▶ [Your task]
Every line holding "durations" should be copied from the records below.

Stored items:
- - - - - - -
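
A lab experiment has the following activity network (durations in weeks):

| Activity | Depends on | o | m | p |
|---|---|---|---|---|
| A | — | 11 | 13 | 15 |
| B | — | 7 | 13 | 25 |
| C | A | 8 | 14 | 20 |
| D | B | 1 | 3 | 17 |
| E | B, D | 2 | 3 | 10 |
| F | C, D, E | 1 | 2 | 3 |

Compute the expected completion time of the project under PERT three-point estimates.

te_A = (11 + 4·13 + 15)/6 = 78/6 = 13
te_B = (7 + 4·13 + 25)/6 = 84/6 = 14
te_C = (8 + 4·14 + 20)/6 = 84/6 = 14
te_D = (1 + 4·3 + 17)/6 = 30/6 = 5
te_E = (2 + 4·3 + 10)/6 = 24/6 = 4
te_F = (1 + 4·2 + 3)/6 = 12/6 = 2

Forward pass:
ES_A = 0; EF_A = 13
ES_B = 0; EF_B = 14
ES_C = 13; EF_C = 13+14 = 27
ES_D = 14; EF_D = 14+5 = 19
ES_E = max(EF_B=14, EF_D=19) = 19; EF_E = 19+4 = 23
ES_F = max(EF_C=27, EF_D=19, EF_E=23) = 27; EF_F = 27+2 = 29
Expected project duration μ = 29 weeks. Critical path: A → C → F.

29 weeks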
- - - - - - -
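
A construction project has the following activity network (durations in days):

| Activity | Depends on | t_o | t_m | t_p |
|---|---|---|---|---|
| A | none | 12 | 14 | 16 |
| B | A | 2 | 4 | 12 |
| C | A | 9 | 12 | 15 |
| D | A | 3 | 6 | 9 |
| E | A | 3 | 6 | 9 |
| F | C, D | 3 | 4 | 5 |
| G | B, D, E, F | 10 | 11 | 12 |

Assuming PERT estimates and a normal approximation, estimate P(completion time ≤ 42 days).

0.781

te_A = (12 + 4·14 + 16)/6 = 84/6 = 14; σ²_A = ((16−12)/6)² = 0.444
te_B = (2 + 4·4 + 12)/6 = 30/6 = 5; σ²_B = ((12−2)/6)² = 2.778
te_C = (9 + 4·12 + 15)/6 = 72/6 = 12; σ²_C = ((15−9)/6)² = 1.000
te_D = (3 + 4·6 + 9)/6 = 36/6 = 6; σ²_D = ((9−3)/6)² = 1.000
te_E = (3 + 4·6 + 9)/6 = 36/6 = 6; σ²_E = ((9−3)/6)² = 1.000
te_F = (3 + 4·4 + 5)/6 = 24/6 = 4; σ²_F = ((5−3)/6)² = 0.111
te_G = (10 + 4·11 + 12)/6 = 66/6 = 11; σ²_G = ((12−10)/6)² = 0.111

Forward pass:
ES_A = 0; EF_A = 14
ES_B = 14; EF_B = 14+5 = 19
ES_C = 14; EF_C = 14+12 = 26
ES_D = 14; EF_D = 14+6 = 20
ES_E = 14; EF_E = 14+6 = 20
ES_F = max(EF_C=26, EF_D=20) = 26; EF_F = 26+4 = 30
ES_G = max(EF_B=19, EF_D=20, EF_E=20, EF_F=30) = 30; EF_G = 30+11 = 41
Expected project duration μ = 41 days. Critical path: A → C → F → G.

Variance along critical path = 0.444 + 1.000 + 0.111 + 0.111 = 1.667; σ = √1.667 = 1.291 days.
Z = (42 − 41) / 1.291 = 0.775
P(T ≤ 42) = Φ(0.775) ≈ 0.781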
- - - - - - -
▶ [Response to the task]
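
A lab experiment has the following activity network (durations in weeks):
A construction project has the following activity network (durations in days):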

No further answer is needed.